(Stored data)
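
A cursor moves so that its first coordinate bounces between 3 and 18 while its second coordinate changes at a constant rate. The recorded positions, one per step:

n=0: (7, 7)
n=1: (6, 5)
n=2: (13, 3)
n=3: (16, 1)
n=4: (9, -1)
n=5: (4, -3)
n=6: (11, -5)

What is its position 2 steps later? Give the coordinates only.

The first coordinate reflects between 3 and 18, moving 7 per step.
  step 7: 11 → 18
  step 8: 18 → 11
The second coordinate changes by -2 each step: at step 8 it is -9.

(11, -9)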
---
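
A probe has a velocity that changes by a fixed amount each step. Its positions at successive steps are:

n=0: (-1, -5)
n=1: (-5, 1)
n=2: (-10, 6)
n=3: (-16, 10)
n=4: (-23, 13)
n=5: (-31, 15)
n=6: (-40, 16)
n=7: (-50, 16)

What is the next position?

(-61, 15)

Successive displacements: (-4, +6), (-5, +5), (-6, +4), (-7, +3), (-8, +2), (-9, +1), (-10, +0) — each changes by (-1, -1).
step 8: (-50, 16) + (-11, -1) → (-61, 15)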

Goal of the exercise =>
If a line in the entries holds the string "that", count it, then state the total and nothing more.

Written reply =>
2